• **Data under study**:

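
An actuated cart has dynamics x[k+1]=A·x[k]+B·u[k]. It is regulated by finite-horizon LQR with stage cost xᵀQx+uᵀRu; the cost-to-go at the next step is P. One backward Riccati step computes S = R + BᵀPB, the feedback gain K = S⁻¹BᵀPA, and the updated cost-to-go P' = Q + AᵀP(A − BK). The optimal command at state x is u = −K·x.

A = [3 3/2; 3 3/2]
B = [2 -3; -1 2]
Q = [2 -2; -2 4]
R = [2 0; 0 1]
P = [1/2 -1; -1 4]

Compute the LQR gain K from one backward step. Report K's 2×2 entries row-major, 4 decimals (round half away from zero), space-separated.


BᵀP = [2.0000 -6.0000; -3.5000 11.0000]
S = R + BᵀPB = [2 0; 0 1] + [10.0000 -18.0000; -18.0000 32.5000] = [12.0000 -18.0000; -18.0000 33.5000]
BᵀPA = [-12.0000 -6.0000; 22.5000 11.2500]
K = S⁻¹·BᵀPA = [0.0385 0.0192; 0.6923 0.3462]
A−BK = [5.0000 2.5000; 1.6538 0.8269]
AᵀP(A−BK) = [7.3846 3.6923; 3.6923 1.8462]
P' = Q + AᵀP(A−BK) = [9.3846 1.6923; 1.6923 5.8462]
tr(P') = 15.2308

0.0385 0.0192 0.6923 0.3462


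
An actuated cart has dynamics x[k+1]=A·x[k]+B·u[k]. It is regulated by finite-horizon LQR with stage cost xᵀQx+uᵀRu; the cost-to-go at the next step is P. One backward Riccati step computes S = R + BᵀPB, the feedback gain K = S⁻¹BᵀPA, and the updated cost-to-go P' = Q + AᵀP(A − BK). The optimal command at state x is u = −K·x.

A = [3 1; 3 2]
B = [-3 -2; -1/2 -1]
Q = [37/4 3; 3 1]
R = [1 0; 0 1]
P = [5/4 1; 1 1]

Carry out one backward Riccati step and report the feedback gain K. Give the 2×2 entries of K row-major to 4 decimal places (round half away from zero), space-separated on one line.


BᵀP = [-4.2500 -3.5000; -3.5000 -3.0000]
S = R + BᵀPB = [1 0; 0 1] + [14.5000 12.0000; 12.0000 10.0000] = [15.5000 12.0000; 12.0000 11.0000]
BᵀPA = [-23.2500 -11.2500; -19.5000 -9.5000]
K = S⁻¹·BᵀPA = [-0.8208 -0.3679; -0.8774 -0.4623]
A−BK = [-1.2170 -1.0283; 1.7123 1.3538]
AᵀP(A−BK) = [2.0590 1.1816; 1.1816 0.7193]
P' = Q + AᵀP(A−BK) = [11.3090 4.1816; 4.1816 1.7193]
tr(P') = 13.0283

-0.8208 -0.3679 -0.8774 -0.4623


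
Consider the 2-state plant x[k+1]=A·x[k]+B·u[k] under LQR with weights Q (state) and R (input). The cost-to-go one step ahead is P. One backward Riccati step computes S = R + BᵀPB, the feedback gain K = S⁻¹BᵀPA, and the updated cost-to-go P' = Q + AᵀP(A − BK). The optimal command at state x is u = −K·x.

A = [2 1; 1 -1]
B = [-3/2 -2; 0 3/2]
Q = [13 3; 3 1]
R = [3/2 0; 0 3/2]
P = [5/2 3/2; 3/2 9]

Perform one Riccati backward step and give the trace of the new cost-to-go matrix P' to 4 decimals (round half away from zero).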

--

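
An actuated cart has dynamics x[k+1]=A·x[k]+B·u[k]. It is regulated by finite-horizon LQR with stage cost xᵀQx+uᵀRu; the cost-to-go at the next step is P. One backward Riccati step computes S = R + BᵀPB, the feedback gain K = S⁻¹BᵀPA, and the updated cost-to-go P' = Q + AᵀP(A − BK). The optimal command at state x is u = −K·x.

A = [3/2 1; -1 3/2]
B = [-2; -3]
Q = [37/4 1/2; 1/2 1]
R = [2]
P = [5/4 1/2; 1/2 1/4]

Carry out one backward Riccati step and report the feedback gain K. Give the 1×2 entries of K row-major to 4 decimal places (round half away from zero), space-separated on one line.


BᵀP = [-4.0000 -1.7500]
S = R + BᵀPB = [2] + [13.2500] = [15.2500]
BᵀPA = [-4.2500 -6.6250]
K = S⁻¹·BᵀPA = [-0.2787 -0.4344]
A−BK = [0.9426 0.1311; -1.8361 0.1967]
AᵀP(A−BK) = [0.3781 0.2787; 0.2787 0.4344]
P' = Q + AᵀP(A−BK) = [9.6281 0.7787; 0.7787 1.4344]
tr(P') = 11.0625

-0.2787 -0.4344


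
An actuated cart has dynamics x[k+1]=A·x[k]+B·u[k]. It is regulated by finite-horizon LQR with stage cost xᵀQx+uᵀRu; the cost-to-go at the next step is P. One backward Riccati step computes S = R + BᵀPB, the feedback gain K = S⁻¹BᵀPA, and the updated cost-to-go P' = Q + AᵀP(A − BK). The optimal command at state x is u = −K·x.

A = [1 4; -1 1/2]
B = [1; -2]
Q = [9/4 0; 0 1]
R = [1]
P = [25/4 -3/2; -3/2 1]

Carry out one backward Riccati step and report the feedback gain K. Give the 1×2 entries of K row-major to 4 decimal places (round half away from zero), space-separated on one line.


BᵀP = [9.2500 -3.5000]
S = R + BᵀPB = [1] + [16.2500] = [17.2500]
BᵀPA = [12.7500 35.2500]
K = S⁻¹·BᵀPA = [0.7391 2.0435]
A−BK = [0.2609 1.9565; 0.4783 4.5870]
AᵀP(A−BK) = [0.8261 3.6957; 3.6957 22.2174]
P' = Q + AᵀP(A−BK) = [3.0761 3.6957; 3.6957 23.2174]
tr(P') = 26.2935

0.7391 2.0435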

• **Exercise details**:
Above are some records; copy exactly the lines from the one with "Q = [13 3; 3 1]" through the one with "Perform one Riccati", both included, and no others.

• **Answer section**:
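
Q = [13 3; 3 1]
R = [3/2 0; 0 3/2]
P = [5/2 3/2; 3/2 9]

Perform one Riccati backward step and give the trace of the new cost-to-go matrix P' to 4 decimals (round half away from zero).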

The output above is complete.